---------- Given data ----------
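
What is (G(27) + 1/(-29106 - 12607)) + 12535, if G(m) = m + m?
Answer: 525124956/41713 ≈ 12589.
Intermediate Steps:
G(m) = 2*m
(G(27) + 1/(-29106 - 12607)) + 12535 = (2*27 + 1/(-29106 - 12607)) + 12535 = (54 + 1/(-41713)) + 12535 = (54 - 1/41713) + 12535 = 2252501/41713 + 12535 = 525124956/41713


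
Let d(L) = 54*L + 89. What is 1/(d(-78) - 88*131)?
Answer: -1/15651 ≈ -6.3894e-5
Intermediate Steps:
d(L) = 89 + 54*L
1/(d(-78) - 88*131) = 1/((89 + 54*(-78)) - 88*131) = 1/((89 - 4212) - 11528) = 1/(-4123 - 11528) = 1/(-15651) = -1/15651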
----------
Problem description |
Show all lines in the preceding material that have "What" in them.

Result |
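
What is (G(27) + 1/(-29106 - 12607)) + 12535, if G(m) = m + m?
Let d(L) = 54*L + 89. What is 1/(d(-78) - 88*131)?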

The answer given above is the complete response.